[Entries shown — start]

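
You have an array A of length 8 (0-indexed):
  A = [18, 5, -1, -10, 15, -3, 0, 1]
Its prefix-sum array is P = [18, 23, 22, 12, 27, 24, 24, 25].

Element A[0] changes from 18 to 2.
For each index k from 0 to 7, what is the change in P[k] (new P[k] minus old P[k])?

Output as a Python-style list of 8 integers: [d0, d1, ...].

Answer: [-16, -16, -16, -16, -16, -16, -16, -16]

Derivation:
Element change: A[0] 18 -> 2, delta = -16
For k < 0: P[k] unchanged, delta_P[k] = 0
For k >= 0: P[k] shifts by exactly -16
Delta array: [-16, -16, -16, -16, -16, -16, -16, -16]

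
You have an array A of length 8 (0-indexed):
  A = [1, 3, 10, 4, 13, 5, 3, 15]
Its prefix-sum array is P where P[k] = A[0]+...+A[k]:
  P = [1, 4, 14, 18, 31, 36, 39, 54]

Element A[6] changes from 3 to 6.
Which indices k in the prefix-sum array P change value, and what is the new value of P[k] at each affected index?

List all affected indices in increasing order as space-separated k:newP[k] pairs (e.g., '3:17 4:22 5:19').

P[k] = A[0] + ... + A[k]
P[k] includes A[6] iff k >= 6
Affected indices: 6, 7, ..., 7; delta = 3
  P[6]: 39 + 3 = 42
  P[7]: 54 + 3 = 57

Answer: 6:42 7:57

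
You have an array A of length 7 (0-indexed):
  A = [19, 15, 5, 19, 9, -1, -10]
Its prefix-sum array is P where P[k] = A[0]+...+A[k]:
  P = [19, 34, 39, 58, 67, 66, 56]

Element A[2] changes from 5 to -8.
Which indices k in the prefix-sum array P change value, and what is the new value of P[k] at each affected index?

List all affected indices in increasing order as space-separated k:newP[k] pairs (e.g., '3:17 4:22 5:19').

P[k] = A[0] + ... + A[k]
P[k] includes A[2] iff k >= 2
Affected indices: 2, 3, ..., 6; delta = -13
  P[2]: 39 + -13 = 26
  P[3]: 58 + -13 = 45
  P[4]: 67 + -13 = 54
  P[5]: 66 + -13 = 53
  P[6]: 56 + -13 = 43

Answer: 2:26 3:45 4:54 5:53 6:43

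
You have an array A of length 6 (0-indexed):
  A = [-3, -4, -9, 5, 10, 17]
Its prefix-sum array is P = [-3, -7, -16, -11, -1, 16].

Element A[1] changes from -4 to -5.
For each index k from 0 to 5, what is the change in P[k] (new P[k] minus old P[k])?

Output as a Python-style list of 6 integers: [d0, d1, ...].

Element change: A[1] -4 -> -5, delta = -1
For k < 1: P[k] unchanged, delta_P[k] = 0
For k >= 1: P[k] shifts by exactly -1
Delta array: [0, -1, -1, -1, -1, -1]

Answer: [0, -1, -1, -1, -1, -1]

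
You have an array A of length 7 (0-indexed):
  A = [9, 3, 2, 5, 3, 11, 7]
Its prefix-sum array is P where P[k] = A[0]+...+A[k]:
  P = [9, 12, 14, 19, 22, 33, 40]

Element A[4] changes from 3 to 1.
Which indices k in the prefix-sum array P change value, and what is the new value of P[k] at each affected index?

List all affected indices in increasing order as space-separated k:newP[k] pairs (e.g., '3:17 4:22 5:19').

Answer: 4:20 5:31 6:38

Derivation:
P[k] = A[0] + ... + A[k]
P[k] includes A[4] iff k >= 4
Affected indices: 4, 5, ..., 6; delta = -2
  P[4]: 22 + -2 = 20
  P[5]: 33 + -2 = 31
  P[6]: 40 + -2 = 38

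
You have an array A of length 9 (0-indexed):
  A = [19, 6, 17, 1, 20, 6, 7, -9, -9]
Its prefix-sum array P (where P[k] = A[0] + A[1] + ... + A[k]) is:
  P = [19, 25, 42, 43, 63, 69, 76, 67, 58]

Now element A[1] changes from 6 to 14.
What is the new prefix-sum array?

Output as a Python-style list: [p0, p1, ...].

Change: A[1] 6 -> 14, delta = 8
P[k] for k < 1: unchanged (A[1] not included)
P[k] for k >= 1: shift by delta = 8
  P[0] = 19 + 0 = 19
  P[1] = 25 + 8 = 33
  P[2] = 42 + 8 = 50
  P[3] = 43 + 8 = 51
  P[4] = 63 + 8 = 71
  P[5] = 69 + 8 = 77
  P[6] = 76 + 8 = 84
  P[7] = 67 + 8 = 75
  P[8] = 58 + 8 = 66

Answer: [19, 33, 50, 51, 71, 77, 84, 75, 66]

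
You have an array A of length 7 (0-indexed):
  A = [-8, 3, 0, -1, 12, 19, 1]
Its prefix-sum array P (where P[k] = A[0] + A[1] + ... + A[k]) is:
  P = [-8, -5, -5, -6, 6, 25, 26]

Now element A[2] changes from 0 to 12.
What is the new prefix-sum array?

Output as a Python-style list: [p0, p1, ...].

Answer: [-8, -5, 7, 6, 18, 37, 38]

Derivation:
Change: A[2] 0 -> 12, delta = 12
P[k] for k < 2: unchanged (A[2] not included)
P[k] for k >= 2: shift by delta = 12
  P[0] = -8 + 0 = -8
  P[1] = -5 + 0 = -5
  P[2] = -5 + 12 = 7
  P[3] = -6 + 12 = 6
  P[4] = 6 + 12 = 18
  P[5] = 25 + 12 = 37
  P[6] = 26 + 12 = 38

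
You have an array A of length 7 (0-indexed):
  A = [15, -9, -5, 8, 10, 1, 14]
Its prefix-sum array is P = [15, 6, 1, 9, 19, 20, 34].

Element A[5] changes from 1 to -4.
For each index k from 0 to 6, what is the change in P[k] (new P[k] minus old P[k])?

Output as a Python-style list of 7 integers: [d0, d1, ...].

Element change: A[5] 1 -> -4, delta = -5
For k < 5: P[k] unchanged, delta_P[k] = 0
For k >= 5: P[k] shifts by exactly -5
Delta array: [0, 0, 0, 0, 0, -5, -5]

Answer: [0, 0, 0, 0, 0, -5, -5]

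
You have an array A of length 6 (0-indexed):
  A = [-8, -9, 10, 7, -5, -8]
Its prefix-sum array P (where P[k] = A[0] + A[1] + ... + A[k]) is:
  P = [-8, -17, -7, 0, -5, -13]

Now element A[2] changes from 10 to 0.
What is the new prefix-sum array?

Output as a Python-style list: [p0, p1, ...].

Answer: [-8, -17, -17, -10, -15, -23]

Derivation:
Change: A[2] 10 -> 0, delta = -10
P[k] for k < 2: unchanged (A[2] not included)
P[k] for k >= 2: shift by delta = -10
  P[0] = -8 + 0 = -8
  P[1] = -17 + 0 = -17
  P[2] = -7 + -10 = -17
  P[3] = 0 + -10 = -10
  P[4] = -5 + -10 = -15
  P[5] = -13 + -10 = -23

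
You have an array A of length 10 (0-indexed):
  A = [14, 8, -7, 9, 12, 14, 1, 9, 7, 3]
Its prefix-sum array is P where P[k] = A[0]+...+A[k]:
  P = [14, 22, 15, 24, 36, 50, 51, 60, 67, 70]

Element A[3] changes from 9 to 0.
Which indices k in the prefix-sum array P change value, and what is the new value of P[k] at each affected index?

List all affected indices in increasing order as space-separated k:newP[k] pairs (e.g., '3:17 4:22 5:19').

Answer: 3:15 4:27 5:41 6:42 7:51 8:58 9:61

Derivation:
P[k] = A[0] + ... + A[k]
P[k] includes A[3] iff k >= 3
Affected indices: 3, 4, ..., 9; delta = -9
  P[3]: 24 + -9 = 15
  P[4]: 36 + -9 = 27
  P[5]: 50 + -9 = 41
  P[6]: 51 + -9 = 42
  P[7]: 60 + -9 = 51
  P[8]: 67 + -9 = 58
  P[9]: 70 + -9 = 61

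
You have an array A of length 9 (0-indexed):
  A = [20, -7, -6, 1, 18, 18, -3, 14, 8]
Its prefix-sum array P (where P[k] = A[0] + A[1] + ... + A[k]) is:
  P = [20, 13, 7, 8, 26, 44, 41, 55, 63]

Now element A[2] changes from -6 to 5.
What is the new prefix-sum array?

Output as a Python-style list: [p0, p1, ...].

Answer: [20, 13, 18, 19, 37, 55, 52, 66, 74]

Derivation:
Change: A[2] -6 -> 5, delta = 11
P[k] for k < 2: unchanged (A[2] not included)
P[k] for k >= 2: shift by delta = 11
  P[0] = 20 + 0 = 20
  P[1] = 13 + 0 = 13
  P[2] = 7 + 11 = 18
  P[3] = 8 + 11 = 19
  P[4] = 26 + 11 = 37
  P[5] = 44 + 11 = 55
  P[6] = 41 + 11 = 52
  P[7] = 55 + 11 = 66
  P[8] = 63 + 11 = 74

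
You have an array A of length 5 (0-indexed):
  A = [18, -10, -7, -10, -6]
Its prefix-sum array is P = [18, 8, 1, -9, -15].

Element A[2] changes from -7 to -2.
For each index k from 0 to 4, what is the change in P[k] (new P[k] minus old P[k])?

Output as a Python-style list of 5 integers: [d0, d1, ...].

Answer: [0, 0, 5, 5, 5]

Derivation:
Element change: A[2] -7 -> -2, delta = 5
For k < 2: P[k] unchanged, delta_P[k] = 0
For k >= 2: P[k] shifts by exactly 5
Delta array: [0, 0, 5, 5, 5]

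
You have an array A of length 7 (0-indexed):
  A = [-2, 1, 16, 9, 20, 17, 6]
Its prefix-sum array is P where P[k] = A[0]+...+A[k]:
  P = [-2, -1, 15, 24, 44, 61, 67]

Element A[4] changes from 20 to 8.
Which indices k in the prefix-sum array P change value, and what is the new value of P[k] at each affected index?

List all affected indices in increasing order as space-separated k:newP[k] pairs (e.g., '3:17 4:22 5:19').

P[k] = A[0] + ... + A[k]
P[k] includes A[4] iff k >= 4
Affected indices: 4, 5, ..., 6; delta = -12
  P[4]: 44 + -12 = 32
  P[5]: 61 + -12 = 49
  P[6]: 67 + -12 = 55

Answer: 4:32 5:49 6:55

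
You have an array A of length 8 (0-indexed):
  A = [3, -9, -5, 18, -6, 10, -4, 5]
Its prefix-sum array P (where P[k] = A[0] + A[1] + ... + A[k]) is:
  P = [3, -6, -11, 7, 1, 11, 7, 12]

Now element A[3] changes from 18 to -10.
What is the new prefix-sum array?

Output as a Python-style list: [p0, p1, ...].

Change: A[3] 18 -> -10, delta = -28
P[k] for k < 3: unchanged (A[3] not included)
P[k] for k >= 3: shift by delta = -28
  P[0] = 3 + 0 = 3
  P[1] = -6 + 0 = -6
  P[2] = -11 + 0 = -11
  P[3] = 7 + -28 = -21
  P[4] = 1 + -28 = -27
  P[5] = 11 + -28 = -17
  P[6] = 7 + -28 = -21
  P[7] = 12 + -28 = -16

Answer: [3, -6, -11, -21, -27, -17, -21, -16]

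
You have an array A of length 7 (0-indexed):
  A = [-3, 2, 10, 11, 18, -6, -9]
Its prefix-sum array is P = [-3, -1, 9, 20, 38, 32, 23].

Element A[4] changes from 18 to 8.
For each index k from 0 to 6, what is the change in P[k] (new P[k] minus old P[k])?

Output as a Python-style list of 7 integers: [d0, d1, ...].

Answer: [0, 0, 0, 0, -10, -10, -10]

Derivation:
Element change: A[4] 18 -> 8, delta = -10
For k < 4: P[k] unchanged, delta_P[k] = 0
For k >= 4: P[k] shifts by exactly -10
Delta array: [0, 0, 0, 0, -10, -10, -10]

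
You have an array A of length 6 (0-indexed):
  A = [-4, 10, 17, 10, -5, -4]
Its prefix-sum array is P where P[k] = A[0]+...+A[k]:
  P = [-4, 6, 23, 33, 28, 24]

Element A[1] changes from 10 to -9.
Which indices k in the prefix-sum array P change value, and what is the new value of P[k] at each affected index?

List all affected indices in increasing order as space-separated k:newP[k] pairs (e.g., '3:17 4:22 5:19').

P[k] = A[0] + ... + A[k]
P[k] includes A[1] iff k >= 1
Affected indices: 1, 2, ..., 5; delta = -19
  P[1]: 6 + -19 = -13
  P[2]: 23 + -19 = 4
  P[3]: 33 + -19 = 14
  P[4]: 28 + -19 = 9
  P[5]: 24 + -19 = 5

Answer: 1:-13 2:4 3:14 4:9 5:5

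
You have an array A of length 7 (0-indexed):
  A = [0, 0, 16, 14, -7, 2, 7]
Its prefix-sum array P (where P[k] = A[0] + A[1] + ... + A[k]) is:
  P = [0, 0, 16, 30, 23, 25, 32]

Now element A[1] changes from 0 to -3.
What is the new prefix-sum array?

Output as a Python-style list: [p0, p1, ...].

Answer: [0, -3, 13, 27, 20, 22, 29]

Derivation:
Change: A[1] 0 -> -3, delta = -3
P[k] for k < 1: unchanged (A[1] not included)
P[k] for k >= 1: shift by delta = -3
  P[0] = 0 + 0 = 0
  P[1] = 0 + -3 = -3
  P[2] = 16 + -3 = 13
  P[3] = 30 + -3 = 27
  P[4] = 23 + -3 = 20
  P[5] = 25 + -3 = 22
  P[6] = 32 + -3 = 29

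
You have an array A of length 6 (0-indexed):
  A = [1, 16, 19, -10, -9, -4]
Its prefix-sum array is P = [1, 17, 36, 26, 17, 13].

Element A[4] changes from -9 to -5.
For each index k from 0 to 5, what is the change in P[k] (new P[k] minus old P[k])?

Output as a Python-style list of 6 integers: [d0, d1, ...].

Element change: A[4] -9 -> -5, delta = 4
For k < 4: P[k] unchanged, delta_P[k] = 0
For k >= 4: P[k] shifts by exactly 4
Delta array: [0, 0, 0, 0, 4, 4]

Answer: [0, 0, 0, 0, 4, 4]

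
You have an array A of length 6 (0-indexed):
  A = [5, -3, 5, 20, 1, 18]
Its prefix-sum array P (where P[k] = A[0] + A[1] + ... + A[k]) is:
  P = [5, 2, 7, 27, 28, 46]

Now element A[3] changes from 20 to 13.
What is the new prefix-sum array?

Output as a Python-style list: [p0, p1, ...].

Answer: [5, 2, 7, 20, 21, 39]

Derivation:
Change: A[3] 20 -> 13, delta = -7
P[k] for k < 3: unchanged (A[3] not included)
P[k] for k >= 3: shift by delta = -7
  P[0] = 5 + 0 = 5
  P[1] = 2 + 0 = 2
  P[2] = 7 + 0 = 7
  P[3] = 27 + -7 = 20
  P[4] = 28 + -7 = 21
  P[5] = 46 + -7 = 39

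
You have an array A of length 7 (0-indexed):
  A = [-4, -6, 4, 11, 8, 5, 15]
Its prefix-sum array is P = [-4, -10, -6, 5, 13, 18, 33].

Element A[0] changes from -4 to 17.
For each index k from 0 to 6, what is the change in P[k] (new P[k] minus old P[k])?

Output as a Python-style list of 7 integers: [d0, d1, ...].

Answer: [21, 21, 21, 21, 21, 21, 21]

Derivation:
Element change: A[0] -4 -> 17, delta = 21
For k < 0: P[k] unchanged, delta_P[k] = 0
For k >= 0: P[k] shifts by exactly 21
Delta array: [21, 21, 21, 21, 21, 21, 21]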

[Entries shown — finish]

**To do:** The entries above hold a line with "P = [19, 34, 39, 58, 67, 66, 56]" and a later line with "P = [9, 12, 14, 19, 22, 33, 40]". Write out exactly those lines and all lines between, nothing more.

**Problem solution:**
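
  P = [19, 34, 39, 58, 67, 66, 56]

Element A[2] changes from 5 to -8.
Which indices k in the prefix-sum array P change value, and what is the new value of P[k] at each affected index?

List all affected indices in increasing order as space-separated k:newP[k] pairs (e.g., '3:17 4:22 5:19').

P[k] = A[0] + ... + A[k]
P[k] includes A[2] iff k >= 2
Affected indices: 2, 3, ..., 6; delta = -13
  P[2]: 39 + -13 = 26
  P[3]: 58 + -13 = 45
  P[4]: 67 + -13 = 54
  P[5]: 66 + -13 = 53
  P[6]: 56 + -13 = 43

Answer: 2:26 3:45 4:54 5:53 6:43

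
You have an array A of length 6 (0-indexed):
  A = [-3, -4, -9, 5, 10, 17]
Its prefix-sum array is P = [-3, -7, -16, -11, -1, 16].

Element A[1] changes from -4 to -5.
For each index k from 0 to 5, what is the change in P[k] (new P[k] minus old P[k])?

Output as a Python-style list of 6 integers: [d0, d1, ...].

Element change: A[1] -4 -> -5, delta = -1
For k < 1: P[k] unchanged, delta_P[k] = 0
For k >= 1: P[k] shifts by exactly -1
Delta array: [0, -1, -1, -1, -1, -1]

Answer: [0, -1, -1, -1, -1, -1]

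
You have an array A of length 7 (0-indexed):
  A = [9, 3, 2, 5, 3, 11, 7]
Its prefix-sum array is P where P[k] = A[0]+...+A[k]:
  P = [9, 12, 14, 19, 22, 33, 40]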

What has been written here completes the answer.